**Task prompt**
Retype the entries. Match them exactly.

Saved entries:
= = =

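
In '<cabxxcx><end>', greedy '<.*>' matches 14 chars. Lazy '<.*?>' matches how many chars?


Greedy '<.*>' tries to match as MUCH as possible.
Lazy '<.*?>' tries to match as LITTLE as possible.

String: '<cabxxcx><end>'
Greedy '<.*>' starts at first '<' and extends to the LAST '>': '<cabxxcx><end>' (14 chars)
Lazy '<.*?>' starts at first '<' and stops at the FIRST '>': '<cabxxcx>' (9 chars)

9


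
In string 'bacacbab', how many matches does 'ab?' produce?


Pattern 'ab?' matches 'a' optionally followed by 'b'.
String: 'bacacbab'
Scanning left to right for 'a' then checking next char:
  Match 1: 'a' (a not followed by b)
  Match 2: 'a' (a not followed by b)
  Match 3: 'ab' (a followed by b)
Total matches: 3

3


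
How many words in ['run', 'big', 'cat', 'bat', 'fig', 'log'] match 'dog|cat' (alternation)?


Alternation 'dog|cat' matches either 'dog' or 'cat'.
Checking each word:
  'run' -> no
  'big' -> no
  'cat' -> MATCH
  'bat' -> no
  'fig' -> no
  'log' -> no
Matches: ['cat']
Count: 1

1


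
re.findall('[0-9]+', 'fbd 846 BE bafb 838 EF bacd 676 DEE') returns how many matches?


Pattern '[0-9]+' finds one or more digits.
Text: 'fbd 846 BE bafb 838 EF bacd 676 DEE'
Scanning for matches:
  Match 1: '846'
  Match 2: '838'
  Match 3: '676'
Total matches: 3

3


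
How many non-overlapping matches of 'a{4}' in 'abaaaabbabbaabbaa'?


Pattern 'a{4}' matches exactly 4 consecutive a's (greedy, non-overlapping).
String: 'abaaaabbabbaabbaa'
Scanning for runs of a's:
  Run at pos 0: 'a' (length 1) -> 0 match(es)
  Run at pos 2: 'aaaa' (length 4) -> 1 match(es)
  Run at pos 8: 'a' (length 1) -> 0 match(es)
  Run at pos 11: 'aa' (length 2) -> 0 match(es)
  Run at pos 15: 'aa' (length 2) -> 0 match(es)
Matches found: ['aaaa']
Total: 1

1


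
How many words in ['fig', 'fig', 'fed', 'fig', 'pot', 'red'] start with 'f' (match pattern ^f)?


Pattern ^f anchors to start of word. Check which words begin with 'f':
  'fig' -> MATCH (starts with 'f')
  'fig' -> MATCH (starts with 'f')
  'fed' -> MATCH (starts with 'f')
  'fig' -> MATCH (starts with 'f')
  'pot' -> no
  'red' -> no
Matching words: ['fig', 'fig', 'fed', 'fig']
Count: 4

4


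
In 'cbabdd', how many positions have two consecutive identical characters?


Looking for consecutive identical characters in 'cbabdd':
  pos 0-1: 'c' vs 'b' -> different
  pos 1-2: 'b' vs 'a' -> different
  pos 2-3: 'a' vs 'b' -> different
  pos 3-4: 'b' vs 'd' -> different
  pos 4-5: 'd' vs 'd' -> MATCH ('dd')
Consecutive identical pairs: ['dd']
Count: 1

1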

= = =

**Result of the exercise**
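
In '<cabxxcx><end>', greedy '<.*>' matches 14 chars. Lazy '<.*?>' matches how many chars?


Greedy '<.*>' tries to match as MUCH as possible.
Lazy '<.*?>' tries to match as LITTLE as possible.

String: '<cabxxcx><end>'
Greedy '<.*>' starts at first '<' and extends to the LAST '>': '<cabxxcx><end>' (14 chars)
Lazy '<.*?>' starts at first '<' and stops at the FIRST '>': '<cabxxcx>' (9 chars)

9


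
In string 'bacacbab', how many matches does 'ab?' produce?


Pattern 'ab?' matches 'a' optionally followed by 'b'.
String: 'bacacbab'
Scanning left to right for 'a' then checking next char:
  Match 1: 'a' (a not followed by b)
  Match 2: 'a' (a not followed by b)
  Match 3: 'ab' (a followed by b)
Total matches: 3

3


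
How many words in ['run', 'big', 'cat', 'bat', 'fig', 'log'] match 'dog|cat' (alternation)?


Alternation 'dog|cat' matches either 'dog' or 'cat'.
Checking each word:
  'run' -> no
  'big' -> no
  'cat' -> MATCH
  'bat' -> no
  'fig' -> no
  'log' -> no
Matches: ['cat']
Count: 1

1


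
re.findall('[0-9]+', 'fbd 846 BE bafb 838 EF bacd 676 DEE') returns how many matches?


Pattern '[0-9]+' finds one or more digits.
Text: 'fbd 846 BE bafb 838 EF bacd 676 DEE'
Scanning for matches:
  Match 1: '846'
  Match 2: '838'
  Match 3: '676'
Total matches: 3

3


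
How many non-overlapping matches of 'a{4}' in 'abaaaabbabbaabbaa'?


Pattern 'a{4}' matches exactly 4 consecutive a's (greedy, non-overlapping).
String: 'abaaaabbabbaabbaa'
Scanning for runs of a's:
  Run at pos 0: 'a' (length 1) -> 0 match(es)
  Run at pos 2: 'aaaa' (length 4) -> 1 match(es)
  Run at pos 8: 'a' (length 1) -> 0 match(es)
  Run at pos 11: 'aa' (length 2) -> 0 match(es)
  Run at pos 15: 'aa' (length 2) -> 0 match(es)
Matches found: ['aaaa']
Total: 1

1


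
How many words in ['fig', 'fig', 'fed', 'fig', 'pot', 'red'] start with 'f' (match pattern ^f)?


Pattern ^f anchors to start of word. Check which words begin with 'f':
  'fig' -> MATCH (starts with 'f')
  'fig' -> MATCH (starts with 'f')
  'fed' -> MATCH (starts with 'f')
  'fig' -> MATCH (starts with 'f')
  'pot' -> no
  'red' -> no
Matching words: ['fig', 'fig', 'fed', 'fig']
Count: 4

4


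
In 'cbabdd', how many positions have two consecutive identical characters?


Looking for consecutive identical characters in 'cbabdd':
  pos 0-1: 'c' vs 'b' -> different
  pos 1-2: 'b' vs 'a' -> different
  pos 2-3: 'a' vs 'b' -> different
  pos 3-4: 'b' vs 'd' -> different
  pos 4-5: 'd' vs 'd' -> MATCH ('dd')
Consecutive identical pairs: ['dd']
Count: 1

1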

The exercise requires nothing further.